EXERCISE OBJECTIVE | The required output is the line containing "RGB to hex: (180, 150, 68)." and every line after it, transcribed exactly through the end of the data below.

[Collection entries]
----

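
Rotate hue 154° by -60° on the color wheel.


New hue = (H + rotation) mod 360
New hue = (154 -60) mod 360
= 94 mod 360
= 94°


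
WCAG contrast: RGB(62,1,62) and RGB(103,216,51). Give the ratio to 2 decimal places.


Linearize each sRGB channel c=v/255: c/12.92 if c ≤ 0.04045 else ((c+0.055)/1.055)^2.4
L = 0.2126×R_lin + 0.7152×G_lin + 0.0722×B_lin
Color 1 (62,1,62):
  R=62: 62/255≈0.2431 > 0.04045 → ((0.2431+0.055)/1.055)^2.4 ≈ 0.04817
  G=1: 1/255≈0.0039 ≤ 0.04045 → 0.0039/12.92 ≈ 0.00030
  B=62: 62/255≈0.2431 > 0.04045 → ((0.2431+0.055)/1.055)^2.4 ≈ 0.04817
  L1 = 0.2126×0.04817 + 0.7152×0.00030 + 0.0722×0.04817 ≈ 0.01394
Color 2 (103,216,51):
  R=103: 103/255≈0.4039 > 0.04045 → ((0.4039+0.055)/1.055)^2.4 ≈ 0.13563
  G=216: 216/255≈0.8471 > 0.04045 → ((0.8471+0.055)/1.055)^2.4 ≈ 0.68669
  B=51: 51/255≈0.2000 > 0.04045 → ((0.2000+0.055)/1.055)^2.4 ≈ 0.03310
  L2 = 0.2126×0.13563 + 0.7152×0.68669 + 0.0722×0.03310 ≈ 0.52234
Lighter = 0.52234, Darker = 0.01394
Ratio = (L_lighter + 0.05) / (L_darker + 0.05)
Ratio = (0.52234 + 0.05) / (0.01394 + 0.05) = 0.57234 / 0.06394 ≈ 8.9518
Ratio ≈ 8.95:1


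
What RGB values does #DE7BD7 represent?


DE → 222 (R)
7B → 123 (G)
D7 → 215 (B)
= RGB(222, 123, 215)


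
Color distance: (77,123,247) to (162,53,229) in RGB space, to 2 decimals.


d = √[(R₁-R₂)² + (G₁-G₂)² + (B₁-B₂)²]
d = √[(77-162)² + (123-53)² + (247-229)²]
d = √[7225 + 4900 + 324]
d = √12449
d ≈ 111.58


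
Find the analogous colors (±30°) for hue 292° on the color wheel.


Base hue: 292°
Left analog: (292 - 30) mod 360 = 262°
Right analog: (292 + 30) mod 360 = 322°
Analogous hues = 262° and 322°


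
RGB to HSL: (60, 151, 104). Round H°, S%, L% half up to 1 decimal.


Normalize: R'=60/255≈0.2353, G'=151/255≈0.5922, B'=104/255≈0.4078
Max=151/255, Min=60/255, Δ=Max-Min=91/255
L = (Max+Min)/2 = (151+60)/510 = 211/510 = 0.41372… → L = 41.4%
L ≤ 0.5 → S = Δ/(Max+Min) = 91/(151+60) = 91/211 = 0.43127… → S = 43.1%
(the 1/255 factors cancel in S and H, so raw channel differences can be used)
Max is G' → H = 60 × ((B-R)/Δ + 2) = 60 × ((104-60)/91 + 2)
  44/91 + 2 = 0.4835… + 2 = 2.4835…
  H = 60 × 2.4835… = 149.010…° → H = 149.0°
= HSL(149.0°, 43.1%, 41.4%)


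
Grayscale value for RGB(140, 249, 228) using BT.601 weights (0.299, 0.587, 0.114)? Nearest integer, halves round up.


Gray = 0.299×R + 0.587×G + 0.114×B
Gray = 0.299×140 + 0.587×249 + 0.114×228
Gray = 41.860 + 146.163 + 25.992
Gray = 214.015 → round half up → 214
Gray = 214


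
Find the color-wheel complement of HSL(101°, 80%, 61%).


Complement = opposite side of color wheel = hue + 180°
H' = (101 + 180) mod 360 = 281°
S and L unchanged.
= HSL(281°, 80%, 61%)


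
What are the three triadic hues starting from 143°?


Triadic: equally spaced at 120° intervals
H1 = 143°
H2 = (143 + 120) mod 360 = 263°
H3 = (143 + 240) mod 360 = 23°
Triadic = 143°, 263°, 23°


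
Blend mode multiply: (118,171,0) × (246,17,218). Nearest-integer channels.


Multiply: C = A×B/255, rounded to nearest integer
R: 118×246/255 = 29028/255 ≈ 113.835 → 114
G: 171×17/255 = 2907/255 ≈ 11.400 → 11
B: 0×218/255 = 0/255 ≈ 0.000 → 0
= RGB(114, 11, 0)


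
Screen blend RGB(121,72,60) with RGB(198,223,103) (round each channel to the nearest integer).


Screen: C = 255 - (255-A)×(255-B)/255, rounded to nearest integer
R: 255 - (255-121)×(255-198)/255 = 255 - 7638/255 ≈ 255 - 29.953 = 225.047 → 225
G: 255 - (255-72)×(255-223)/255 = 255 - 5856/255 ≈ 255 - 22.965 = 232.035 → 232
B: 255 - (255-60)×(255-103)/255 = 255 - 29640/255 ≈ 255 - 116.235 = 138.765 → 139
= RGB(225, 232, 139)


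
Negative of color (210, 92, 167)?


Invert: (255-R, 255-G, 255-B)
R: 255-210 = 45
G: 255-92 = 163
B: 255-167 = 88
= RGB(45, 163, 88)


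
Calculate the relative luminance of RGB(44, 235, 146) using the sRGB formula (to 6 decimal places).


Linearize each channel (sRGB transfer function): c = v/255; c_lin = c/12.92 if c ≤ 0.04045, else ((c+0.055)/1.055)^2.4
  R: 44/255 ≈ 0.172549 > 0.04045 → ((0.172549+0.055)/1.055)^2.4 ≈ 0.025187
  G: 235/255 ≈ 0.921569 > 0.04045 → ((0.921569+0.055)/1.055)^2.4 ≈ 0.830770
  B: 146/255 ≈ 0.572549 > 0.04045 → ((0.572549+0.055)/1.055)^2.4 ≈ 0.287441
R_lin = 0.025187, G_lin = 0.830770, B_lin = 0.287441
L = 0.2126×R + 0.7152×G + 0.0722×B
L = 0.2126×0.025187 + 0.7152×0.830770 + 0.0722×0.287441
L ≈ 0.620275


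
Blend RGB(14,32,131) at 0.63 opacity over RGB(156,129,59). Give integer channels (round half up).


C = α×F + (1-α)×B, with 1-α = 0.37
R: 0.63×14 + 0.37×156 = 8.82 + 57.72 = 66.54 → 67
G: 0.63×32 + 0.37×129 = 20.16 + 47.73 = 67.89 → 68
B: 0.63×131 + 0.37×59 = 82.53 + 21.83 = 104.36 → 104
= RGB(67, 68, 104)


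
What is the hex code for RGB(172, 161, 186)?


R = 172 → AC (hex)
G = 161 → A1 (hex)
B = 186 → BA (hex)
Hex = #ACA1BA


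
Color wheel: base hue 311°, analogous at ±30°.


Base hue: 311°
Left analog: (311 - 30) mod 360 = 281°
Right analog: (311 + 30) mod 360 = 341°
Analogous hues = 281° and 341°


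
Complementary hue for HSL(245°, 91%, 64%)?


Complement = opposite side of color wheel = hue + 180°
H' = (245 + 180) mod 360 = 65°
S and L unchanged.
= HSL(65°, 91%, 64%)


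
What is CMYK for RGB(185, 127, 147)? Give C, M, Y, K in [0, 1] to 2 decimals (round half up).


R'=185/255≈0.7255, G'=127/255≈0.4980, B'=147/255≈0.5765
K = 1 - max(R',G',B') = 1 - 185/255 = 70/255 = 0.27450… → 0.27
(1-R'-K)/(1-K) simplifies to (max-R)/max with max = 185:
C = (185-185)/185 = 0/185 = 0 → 0.00
M = (185-127)/185 = 58/185 = 0.31351… → 0.31
Y = (185-147)/185 = 38/185 = 0.20540… → 0.21
= CMYK(0.00, 0.31, 0.21, 0.27)


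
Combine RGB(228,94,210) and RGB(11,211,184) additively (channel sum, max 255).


Additive: each channel = min(255, C₁+C₂)
R: 228+11 = 239 → 239
G: 94+211 = 305 → 255
B: 210+184 = 394 → 255
= RGB(239, 255, 255)


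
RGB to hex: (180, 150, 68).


R = 180 → B4 (hex)
G = 150 → 96 (hex)
B = 68 → 44 (hex)
Hex = #B49644


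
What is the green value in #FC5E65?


Color: #FC5E65
R = FC = 252
G = 5E = 94
B = 65 = 101
Green = 94


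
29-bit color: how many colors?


Colors = 2^bits = 2^29
= 536,870,912 colors


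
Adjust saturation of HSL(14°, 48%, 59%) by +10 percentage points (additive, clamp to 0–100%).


Original S = 48%
Adjustment = +10 percentage points
New S = 48 + (10) = 58
Clamp to [0, 100] → 58
= HSL(14°, 58%, 59%)


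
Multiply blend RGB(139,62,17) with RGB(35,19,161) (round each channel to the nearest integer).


Multiply: C = A×B/255, rounded to nearest integer
R: 139×35/255 = 4865/255 ≈ 19.078 → 19
G: 62×19/255 = 1178/255 ≈ 4.620 → 5
B: 17×161/255 = 2737/255 ≈ 10.733 → 11
= RGB(19, 5, 11)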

----

COMPLETED TASK |
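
RGB to hex: (180, 150, 68).


R = 180 → B4 (hex)
G = 150 → 96 (hex)
B = 68 → 44 (hex)
Hex = #B49644


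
What is the green value in #FC5E65?


Color: #FC5E65
R = FC = 252
G = 5E = 94
B = 65 = 101
Green = 94


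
29-bit color: how many colors?


Colors = 2^bits = 2^29
= 536,870,912 colors


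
Adjust saturation of HSL(14°, 48%, 59%) by +10 percentage points (additive, clamp to 0–100%).


Original S = 48%
Adjustment = +10 percentage points
New S = 48 + (10) = 58
Clamp to [0, 100] → 58
= HSL(14°, 58%, 59%)


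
Multiply blend RGB(139,62,17) with RGB(35,19,161) (round each channel to the nearest integer).


Multiply: C = A×B/255, rounded to nearest integer
R: 139×35/255 = 4865/255 ≈ 19.078 → 19
G: 62×19/255 = 1178/255 ≈ 4.620 → 5
B: 17×161/255 = 2737/255 ≈ 10.733 → 11
= RGB(19, 5, 11)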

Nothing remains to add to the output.